▸ **TO DO**: You are asked to write out the entries exactly as they are given.

[Opening DATA TO USE section]

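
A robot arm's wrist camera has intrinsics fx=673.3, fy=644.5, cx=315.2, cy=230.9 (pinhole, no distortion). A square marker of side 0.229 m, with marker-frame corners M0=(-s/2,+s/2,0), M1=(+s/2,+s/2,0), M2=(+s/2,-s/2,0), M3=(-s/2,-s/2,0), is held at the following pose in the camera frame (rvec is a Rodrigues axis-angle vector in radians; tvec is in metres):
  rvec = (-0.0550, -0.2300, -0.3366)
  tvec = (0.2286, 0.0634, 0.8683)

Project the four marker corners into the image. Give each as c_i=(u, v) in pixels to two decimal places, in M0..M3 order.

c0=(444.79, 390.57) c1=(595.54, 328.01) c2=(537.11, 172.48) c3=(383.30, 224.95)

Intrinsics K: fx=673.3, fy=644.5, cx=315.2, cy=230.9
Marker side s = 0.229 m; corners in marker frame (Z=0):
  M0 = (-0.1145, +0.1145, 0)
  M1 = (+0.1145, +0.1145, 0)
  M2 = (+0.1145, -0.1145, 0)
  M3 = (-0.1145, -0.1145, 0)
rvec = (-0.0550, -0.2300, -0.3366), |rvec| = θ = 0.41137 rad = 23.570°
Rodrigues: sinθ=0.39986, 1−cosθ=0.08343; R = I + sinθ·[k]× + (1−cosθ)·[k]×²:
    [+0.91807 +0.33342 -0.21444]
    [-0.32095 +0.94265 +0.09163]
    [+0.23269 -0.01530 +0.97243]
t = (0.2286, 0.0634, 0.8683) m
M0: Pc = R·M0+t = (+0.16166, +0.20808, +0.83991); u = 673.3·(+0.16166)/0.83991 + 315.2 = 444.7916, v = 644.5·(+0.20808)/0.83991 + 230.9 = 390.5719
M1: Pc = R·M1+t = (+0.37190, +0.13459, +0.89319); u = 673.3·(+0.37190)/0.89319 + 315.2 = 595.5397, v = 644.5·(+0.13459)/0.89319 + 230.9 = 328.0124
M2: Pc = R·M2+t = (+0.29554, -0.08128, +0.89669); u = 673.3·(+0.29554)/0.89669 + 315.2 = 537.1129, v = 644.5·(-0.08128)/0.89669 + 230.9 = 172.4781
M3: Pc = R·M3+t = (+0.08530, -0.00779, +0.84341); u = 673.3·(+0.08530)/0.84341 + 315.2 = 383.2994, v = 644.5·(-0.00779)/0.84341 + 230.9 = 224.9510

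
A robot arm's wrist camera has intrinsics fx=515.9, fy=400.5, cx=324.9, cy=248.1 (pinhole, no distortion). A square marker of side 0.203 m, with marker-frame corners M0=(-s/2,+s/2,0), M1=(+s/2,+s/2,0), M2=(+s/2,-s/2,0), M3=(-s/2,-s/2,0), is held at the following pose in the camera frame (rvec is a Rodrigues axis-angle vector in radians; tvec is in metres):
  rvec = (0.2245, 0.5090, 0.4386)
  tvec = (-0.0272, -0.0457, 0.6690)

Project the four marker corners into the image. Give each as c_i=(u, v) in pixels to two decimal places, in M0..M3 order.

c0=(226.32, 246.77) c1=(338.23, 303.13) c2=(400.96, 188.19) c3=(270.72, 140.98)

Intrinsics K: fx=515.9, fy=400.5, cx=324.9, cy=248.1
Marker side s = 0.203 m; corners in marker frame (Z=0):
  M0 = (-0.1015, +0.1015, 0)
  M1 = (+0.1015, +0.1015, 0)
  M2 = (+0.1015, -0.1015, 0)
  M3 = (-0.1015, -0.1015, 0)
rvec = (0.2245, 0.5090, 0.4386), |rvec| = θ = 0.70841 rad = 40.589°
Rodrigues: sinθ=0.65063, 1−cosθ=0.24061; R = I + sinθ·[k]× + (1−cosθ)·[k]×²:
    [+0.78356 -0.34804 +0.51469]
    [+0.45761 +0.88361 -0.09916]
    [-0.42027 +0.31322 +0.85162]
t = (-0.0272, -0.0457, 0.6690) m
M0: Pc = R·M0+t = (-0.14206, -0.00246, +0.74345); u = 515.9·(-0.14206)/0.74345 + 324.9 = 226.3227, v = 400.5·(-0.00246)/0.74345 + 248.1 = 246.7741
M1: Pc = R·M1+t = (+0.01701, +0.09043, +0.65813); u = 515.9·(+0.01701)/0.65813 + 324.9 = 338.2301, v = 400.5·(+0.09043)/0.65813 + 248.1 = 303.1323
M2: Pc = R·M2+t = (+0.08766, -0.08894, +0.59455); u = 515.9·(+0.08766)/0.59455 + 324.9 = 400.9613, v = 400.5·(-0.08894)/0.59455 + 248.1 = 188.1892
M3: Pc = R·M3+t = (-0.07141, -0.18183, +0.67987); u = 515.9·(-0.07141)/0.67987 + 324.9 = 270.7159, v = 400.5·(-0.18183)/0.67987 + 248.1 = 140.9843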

[Closing DATA TO USE section]

▸ **FINAL ANSWER**:
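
A robot arm's wrist camera has intrinsics fx=673.3, fy=644.5, cx=315.2, cy=230.9 (pinhole, no distortion). A square marker of side 0.229 m, with marker-frame corners M0=(-s/2,+s/2,0), M1=(+s/2,+s/2,0), M2=(+s/2,-s/2,0), M3=(-s/2,-s/2,0), is held at the following pose in the camera frame (rvec is a Rodrigues axis-angle vector in radians; tvec is in metres):
  rvec = (-0.0550, -0.2300, -0.3366)
  tvec = (0.2286, 0.0634, 0.8683)

Project the four marker corners into the image. Give each as c_i=(u, v) in pixels to two decimal places, in M0..M3 order.

c0=(444.79, 390.57) c1=(595.54, 328.01) c2=(537.11, 172.48) c3=(383.30, 224.95)

Intrinsics K: fx=673.3, fy=644.5, cx=315.2, cy=230.9
Marker side s = 0.229 m; corners in marker frame (Z=0):
  M0 = (-0.1145, +0.1145, 0)
  M1 = (+0.1145, +0.1145, 0)
  M2 = (+0.1145, -0.1145, 0)
  M3 = (-0.1145, -0.1145, 0)
rvec = (-0.0550, -0.2300, -0.3366), |rvec| = θ = 0.41137 rad = 23.570°
Rodrigues: sinθ=0.39986, 1−cosθ=0.08343; R = I + sinθ·[k]× + (1−cosθ)·[k]×²:
    [+0.91807 +0.33342 -0.21444]
    [-0.32095 +0.94265 +0.09163]
    [+0.23269 -0.01530 +0.97243]
t = (0.2286, 0.0634, 0.8683) m
M0: Pc = R·M0+t = (+0.16166, +0.20808, +0.83991); u = 673.3·(+0.16166)/0.83991 + 315.2 = 444.7916, v = 644.5·(+0.20808)/0.83991 + 230.9 = 390.5719
M1: Pc = R·M1+t = (+0.37190, +0.13459, +0.89319); u = 673.3·(+0.37190)/0.89319 + 315.2 = 595.5397, v = 644.5·(+0.13459)/0.89319 + 230.9 = 328.0124
M2: Pc = R·M2+t = (+0.29554, -0.08128, +0.89669); u = 673.3·(+0.29554)/0.89669 + 315.2 = 537.1129, v = 644.5·(-0.08128)/0.89669 + 230.9 = 172.4781
M3: Pc = R·M3+t = (+0.08530, -0.00779, +0.84341); u = 673.3·(+0.08530)/0.84341 + 315.2 = 383.2994, v = 644.5·(-0.00779)/0.84341 + 230.9 = 224.9510

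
A robot arm's wrist camera has intrinsics fx=515.9, fy=400.5, cx=324.9, cy=248.1 (pinhole, no distortion). A square marker of side 0.203 m, with marker-frame corners M0=(-s/2,+s/2,0), M1=(+s/2,+s/2,0), M2=(+s/2,-s/2,0), M3=(-s/2,-s/2,0), is held at the following pose in the camera frame (rvec is a Rodrigues axis-angle vector in radians; tvec is in metres):
  rvec = (0.2245, 0.5090, 0.4386)
  tvec = (-0.0272, -0.0457, 0.6690)

Project the four marker corners into the image. Give each as c_i=(u, v) in pixels to two decimal places, in M0..M3 order.

c0=(226.32, 246.77) c1=(338.23, 303.13) c2=(400.96, 188.19) c3=(270.72, 140.98)

Intrinsics K: fx=515.9, fy=400.5, cx=324.9, cy=248.1
Marker side s = 0.203 m; corners in marker frame (Z=0):
  M0 = (-0.1015, +0.1015, 0)
  M1 = (+0.1015, +0.1015, 0)
  M2 = (+0.1015, -0.1015, 0)
  M3 = (-0.1015, -0.1015, 0)
rvec = (0.2245, 0.5090, 0.4386), |rvec| = θ = 0.70841 rad = 40.589°
Rodrigues: sinθ=0.65063, 1−cosθ=0.24061; R = I + sinθ·[k]× + (1−cosθ)·[k]×²:
    [+0.78356 -0.34804 +0.51469]
    [+0.45761 +0.88361 -0.09916]
    [-0.42027 +0.31322 +0.85162]
t = (-0.0272, -0.0457, 0.6690) m
M0: Pc = R·M0+t = (-0.14206, -0.00246, +0.74345); u = 515.9·(-0.14206)/0.74345 + 324.9 = 226.3227, v = 400.5·(-0.00246)/0.74345 + 248.1 = 246.7741
M1: Pc = R·M1+t = (+0.01701, +0.09043, +0.65813); u = 515.9·(+0.01701)/0.65813 + 324.9 = 338.2301, v = 400.5·(+0.09043)/0.65813 + 248.1 = 303.1323
M2: Pc = R·M2+t = (+0.08766, -0.08894, +0.59455); u = 515.9·(+0.08766)/0.59455 + 324.9 = 400.9613, v = 400.5·(-0.08894)/0.59455 + 248.1 = 188.1892
M3: Pc = R·M3+t = (-0.07141, -0.18183, +0.67987); u = 515.9·(-0.07141)/0.67987 + 324.9 = 270.7159, v = 400.5·(-0.18183)/0.67987 + 248.1 = 140.9843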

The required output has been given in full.